• _DESCRIPTION OF THE TASK_:
Somewhere below are a line with "u0 = 0.01959" and a later line with "Residual: r = y - x^-.". Output exactly those lines and all lines between them.

___

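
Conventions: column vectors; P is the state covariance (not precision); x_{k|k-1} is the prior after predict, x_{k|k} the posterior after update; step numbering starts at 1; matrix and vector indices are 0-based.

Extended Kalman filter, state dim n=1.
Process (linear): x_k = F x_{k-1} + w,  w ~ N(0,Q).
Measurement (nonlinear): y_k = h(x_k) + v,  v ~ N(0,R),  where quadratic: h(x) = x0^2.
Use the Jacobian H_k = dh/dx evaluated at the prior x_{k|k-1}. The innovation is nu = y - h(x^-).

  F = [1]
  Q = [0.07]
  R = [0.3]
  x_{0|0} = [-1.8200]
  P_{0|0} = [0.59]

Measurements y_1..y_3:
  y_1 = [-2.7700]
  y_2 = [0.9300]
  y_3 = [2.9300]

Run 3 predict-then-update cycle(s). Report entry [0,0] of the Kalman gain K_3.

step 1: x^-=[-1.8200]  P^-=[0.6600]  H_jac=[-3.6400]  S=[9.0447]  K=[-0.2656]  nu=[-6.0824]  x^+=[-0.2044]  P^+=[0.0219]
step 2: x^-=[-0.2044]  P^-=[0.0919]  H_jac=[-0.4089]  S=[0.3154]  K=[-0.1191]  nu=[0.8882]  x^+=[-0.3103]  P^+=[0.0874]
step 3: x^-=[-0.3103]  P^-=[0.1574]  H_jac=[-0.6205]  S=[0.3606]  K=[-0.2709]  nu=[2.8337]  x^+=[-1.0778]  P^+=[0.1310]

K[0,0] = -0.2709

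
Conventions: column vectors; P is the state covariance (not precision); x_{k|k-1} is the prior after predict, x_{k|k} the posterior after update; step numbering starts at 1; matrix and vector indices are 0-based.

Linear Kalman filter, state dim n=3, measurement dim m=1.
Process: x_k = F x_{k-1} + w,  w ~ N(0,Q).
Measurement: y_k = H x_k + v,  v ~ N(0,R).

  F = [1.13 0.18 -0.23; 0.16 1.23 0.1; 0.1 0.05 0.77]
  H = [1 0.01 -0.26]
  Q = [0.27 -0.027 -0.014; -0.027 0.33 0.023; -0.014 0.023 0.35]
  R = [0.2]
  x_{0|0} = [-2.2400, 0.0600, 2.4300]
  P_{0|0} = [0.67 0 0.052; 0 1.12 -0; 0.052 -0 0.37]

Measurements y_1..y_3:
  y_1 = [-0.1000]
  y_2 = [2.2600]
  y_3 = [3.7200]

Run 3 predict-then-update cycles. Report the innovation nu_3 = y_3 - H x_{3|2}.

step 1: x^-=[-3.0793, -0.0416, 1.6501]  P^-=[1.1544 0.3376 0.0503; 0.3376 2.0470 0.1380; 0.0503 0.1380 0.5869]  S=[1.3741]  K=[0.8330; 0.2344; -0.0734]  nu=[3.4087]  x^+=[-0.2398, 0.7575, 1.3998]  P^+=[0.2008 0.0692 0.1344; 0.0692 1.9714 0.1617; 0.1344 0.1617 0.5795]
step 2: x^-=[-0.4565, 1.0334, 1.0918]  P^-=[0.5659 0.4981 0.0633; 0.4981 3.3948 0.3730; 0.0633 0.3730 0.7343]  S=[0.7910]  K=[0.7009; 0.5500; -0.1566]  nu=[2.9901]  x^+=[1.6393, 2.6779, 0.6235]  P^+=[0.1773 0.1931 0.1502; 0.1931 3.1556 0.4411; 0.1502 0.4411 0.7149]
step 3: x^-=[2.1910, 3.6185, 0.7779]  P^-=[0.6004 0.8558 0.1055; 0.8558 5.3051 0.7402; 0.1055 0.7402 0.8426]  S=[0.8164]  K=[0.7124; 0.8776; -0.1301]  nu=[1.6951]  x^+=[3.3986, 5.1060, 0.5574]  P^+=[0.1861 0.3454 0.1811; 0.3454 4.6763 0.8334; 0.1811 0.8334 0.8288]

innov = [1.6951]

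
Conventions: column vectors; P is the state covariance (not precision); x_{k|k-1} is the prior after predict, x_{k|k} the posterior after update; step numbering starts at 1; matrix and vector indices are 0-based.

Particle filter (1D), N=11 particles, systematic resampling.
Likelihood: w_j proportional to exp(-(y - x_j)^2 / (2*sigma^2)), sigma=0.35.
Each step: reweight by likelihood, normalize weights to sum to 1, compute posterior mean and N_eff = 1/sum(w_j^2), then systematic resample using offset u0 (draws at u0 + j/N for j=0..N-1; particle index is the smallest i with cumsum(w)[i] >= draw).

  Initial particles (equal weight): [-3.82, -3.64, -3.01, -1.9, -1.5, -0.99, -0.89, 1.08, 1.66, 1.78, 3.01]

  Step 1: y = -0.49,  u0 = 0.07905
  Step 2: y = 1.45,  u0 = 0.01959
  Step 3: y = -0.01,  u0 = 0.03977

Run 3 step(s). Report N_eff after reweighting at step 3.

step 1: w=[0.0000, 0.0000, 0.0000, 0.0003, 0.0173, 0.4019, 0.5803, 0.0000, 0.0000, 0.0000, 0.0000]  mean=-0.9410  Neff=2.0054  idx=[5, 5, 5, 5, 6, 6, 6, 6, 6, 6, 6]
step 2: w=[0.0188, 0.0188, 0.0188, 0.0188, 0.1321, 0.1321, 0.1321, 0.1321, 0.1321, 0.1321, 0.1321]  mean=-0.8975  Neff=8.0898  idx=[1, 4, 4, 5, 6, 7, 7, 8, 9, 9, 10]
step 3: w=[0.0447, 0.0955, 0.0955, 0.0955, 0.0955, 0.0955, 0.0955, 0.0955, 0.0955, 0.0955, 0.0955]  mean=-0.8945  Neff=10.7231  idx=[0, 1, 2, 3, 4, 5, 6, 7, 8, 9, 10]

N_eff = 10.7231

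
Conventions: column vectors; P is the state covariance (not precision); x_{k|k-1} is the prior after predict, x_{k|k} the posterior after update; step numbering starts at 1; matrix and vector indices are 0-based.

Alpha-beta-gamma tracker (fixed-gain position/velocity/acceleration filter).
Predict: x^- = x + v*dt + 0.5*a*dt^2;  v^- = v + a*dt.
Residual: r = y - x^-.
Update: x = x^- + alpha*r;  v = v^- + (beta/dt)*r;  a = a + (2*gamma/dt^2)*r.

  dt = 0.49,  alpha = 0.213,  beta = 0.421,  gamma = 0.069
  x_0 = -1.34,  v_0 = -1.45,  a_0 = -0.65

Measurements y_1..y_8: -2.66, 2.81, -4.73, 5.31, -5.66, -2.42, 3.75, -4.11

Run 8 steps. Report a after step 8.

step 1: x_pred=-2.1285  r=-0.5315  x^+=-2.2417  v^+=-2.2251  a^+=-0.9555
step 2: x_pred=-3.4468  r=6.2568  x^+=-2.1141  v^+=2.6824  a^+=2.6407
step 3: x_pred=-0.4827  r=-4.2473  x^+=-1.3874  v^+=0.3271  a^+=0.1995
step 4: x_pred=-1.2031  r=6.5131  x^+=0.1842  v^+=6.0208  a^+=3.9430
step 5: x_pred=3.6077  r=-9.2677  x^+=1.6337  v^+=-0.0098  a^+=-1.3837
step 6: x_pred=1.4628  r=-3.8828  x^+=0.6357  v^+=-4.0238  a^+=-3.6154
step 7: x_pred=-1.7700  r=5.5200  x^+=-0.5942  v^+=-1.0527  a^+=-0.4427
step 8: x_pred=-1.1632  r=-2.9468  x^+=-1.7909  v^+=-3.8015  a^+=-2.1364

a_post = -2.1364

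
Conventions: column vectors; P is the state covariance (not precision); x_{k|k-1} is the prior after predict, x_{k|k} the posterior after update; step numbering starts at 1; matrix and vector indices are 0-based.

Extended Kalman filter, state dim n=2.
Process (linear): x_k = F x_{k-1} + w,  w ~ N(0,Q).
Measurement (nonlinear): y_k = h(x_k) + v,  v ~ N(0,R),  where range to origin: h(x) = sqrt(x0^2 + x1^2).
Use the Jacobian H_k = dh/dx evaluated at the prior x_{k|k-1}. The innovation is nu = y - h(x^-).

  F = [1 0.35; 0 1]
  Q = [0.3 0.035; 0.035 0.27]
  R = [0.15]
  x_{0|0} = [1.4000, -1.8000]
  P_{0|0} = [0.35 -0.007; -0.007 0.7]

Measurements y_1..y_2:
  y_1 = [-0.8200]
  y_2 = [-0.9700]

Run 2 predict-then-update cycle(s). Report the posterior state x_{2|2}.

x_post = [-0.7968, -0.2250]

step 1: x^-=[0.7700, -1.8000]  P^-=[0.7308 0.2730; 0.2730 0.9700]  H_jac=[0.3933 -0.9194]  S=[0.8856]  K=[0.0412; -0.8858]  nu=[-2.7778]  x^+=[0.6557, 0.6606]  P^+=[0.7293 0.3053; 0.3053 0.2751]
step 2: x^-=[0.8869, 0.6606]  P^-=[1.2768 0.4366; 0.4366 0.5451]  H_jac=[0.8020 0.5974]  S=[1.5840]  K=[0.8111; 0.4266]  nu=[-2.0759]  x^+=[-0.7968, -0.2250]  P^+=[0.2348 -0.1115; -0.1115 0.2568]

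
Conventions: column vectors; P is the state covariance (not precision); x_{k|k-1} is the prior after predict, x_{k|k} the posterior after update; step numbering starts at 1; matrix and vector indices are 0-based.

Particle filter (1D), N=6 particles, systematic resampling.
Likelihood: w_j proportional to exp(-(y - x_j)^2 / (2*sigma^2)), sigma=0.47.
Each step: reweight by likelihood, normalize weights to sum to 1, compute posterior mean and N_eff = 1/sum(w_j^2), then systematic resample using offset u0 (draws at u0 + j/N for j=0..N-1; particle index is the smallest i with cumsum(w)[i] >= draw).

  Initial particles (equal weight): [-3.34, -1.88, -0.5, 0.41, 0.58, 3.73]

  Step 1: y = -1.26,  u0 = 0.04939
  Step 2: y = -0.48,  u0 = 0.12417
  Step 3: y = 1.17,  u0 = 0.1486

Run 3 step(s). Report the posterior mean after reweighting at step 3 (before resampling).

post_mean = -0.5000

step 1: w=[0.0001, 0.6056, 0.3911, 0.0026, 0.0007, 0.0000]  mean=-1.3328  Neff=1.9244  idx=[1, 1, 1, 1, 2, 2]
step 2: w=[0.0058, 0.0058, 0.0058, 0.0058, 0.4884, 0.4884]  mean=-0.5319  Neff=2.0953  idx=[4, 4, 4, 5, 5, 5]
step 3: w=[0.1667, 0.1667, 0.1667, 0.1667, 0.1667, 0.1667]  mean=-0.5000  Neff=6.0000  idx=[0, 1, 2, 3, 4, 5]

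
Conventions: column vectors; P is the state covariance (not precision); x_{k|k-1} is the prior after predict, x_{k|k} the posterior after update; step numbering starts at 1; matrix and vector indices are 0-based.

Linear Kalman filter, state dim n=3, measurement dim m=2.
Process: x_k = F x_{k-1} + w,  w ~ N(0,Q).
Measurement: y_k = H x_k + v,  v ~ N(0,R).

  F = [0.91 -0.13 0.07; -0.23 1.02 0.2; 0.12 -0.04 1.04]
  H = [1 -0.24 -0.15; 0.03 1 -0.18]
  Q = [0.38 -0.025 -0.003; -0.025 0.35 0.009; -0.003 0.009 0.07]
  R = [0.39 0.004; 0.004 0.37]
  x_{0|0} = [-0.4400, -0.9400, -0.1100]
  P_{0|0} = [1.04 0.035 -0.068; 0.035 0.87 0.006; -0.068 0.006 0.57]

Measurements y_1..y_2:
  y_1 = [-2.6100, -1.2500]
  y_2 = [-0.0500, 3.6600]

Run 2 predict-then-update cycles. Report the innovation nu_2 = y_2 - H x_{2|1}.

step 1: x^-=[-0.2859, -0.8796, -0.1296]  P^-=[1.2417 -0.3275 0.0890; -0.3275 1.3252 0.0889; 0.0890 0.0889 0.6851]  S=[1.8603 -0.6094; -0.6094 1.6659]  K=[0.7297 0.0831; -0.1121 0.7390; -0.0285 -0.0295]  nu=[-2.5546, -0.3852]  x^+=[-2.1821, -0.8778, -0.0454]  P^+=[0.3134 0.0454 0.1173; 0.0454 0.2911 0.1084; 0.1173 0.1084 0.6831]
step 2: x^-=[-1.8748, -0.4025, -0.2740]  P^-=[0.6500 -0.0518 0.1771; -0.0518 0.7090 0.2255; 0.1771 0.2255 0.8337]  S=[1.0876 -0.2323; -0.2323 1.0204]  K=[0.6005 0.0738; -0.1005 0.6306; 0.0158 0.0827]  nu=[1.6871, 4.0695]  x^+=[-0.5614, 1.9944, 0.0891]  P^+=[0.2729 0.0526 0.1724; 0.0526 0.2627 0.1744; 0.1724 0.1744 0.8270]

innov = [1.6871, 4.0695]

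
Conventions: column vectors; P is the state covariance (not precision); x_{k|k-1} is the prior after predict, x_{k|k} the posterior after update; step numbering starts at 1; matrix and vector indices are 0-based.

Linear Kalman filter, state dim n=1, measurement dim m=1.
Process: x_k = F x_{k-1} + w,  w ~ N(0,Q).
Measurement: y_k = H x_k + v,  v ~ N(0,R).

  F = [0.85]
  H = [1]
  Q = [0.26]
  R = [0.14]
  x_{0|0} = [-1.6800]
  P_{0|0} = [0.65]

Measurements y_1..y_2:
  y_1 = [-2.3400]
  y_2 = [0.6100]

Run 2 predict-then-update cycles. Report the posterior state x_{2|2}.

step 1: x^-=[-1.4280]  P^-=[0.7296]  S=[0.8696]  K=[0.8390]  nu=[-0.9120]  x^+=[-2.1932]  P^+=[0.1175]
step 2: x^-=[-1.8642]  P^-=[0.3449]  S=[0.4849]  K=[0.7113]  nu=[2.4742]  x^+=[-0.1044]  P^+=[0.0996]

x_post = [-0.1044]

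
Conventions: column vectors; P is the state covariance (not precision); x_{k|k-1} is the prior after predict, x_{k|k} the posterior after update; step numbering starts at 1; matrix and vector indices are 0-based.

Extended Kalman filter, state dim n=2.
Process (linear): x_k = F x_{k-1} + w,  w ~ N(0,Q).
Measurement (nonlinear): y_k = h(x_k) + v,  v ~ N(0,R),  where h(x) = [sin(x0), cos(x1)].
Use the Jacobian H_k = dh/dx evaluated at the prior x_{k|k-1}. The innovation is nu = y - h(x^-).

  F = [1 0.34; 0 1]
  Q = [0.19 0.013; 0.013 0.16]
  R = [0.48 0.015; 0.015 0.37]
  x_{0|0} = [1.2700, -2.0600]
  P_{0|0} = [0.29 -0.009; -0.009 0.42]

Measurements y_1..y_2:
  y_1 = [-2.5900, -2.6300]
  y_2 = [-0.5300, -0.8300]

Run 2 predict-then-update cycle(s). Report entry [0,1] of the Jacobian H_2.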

___

• _ANSWER BOX_:
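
  Step 2: y = 1.45,  u0 = 0.01959
  Step 3: y = -0.01,  u0 = 0.03977

Run 3 step(s). Report N_eff after reweighting at step 3.

step 1: w=[0.0000, 0.0000, 0.0000, 0.0003, 0.0173, 0.4019, 0.5803, 0.0000, 0.0000, 0.0000, 0.0000]  mean=-0.9410  Neff=2.0054  idx=[5, 5, 5, 5, 6, 6, 6, 6, 6, 6, 6]
step 2: w=[0.0188, 0.0188, 0.0188, 0.0188, 0.1321, 0.1321, 0.1321, 0.1321, 0.1321, 0.1321, 0.1321]  mean=-0.8975  Neff=8.0898  idx=[1, 4, 4, 5, 6, 7, 7, 8, 9, 9, 10]
step 3: w=[0.0447, 0.0955, 0.0955, 0.0955, 0.0955, 0.0955, 0.0955, 0.0955, 0.0955, 0.0955, 0.0955]  mean=-0.8945  Neff=10.7231  idx=[0, 1, 2, 3, 4, 5, 6, 7, 8, 9, 10]

N_eff = 10.7231

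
Conventions: column vectors; P is the state covariance (not precision); x_{k|k-1} is the prior after predict, x_{k|k} the posterior after update; step numbering starts at 1; matrix and vector indices are 0-based.

Alpha-beta-gamma tracker (fixed-gain position/velocity/acceleration filter).
Predict: x^- = x + v*dt + 0.5*a*dt^2;  v^- = v + a*dt.
Residual: r = y - x^-.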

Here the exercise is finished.